Exercise =>
All lines holding the word "units" should be located in the records and copied.
┌────────
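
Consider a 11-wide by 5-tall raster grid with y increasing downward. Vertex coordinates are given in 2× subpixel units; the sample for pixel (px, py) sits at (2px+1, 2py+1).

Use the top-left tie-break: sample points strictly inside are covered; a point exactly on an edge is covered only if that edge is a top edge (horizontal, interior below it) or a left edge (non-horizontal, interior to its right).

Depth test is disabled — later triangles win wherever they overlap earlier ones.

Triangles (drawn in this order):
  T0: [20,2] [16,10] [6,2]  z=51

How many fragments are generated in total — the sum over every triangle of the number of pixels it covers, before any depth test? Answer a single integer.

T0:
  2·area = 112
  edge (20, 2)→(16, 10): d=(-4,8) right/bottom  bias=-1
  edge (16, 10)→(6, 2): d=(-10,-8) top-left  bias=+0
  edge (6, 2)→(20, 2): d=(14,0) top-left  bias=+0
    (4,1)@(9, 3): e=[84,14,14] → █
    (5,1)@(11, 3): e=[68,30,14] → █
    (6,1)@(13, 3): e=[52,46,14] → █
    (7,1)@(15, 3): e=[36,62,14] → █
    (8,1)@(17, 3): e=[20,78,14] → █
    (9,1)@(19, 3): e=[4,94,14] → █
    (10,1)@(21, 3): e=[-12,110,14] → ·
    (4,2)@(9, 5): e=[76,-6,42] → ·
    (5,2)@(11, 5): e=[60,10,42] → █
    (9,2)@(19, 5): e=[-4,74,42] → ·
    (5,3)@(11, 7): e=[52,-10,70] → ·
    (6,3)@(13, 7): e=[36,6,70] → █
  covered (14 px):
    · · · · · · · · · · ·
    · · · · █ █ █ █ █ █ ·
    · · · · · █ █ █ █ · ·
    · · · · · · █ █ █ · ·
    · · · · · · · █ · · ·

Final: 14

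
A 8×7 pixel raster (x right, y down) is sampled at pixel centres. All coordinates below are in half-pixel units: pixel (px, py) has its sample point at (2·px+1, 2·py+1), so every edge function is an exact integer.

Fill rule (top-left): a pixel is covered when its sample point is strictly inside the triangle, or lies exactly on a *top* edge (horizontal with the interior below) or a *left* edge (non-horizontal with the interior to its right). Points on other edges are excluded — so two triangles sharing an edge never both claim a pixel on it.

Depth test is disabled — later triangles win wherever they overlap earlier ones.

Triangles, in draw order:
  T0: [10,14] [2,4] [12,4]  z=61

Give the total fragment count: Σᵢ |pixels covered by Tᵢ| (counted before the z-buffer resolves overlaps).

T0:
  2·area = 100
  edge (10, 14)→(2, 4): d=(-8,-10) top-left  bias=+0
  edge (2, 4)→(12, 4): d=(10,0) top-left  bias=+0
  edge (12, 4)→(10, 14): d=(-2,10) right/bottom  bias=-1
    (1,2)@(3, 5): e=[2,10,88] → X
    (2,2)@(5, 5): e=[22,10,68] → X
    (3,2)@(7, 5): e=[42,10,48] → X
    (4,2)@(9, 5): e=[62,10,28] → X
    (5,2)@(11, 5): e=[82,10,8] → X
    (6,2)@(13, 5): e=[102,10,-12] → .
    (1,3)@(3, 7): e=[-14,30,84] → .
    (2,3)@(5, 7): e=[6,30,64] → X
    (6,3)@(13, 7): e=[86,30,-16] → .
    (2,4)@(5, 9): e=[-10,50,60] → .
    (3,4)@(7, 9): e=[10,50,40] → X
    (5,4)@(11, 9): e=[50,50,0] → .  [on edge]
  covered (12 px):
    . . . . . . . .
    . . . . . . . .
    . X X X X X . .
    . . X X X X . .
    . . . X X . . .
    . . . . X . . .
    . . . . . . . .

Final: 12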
└────────
Answer space =>
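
Consider a 11-wide by 5-tall raster grid with y increasing downward. Vertex coordinates are given in 2× subpixel units; the sample for pixel (px, py) sits at (2px+1, 2py+1).
A 8×7 pixel raster (x right, y down) is sampled at pixel centres. All coordinates below are in half-pixel units: pixel (px, py) has its sample point at (2·px+1, 2·py+1), so every edge function is an exact integer.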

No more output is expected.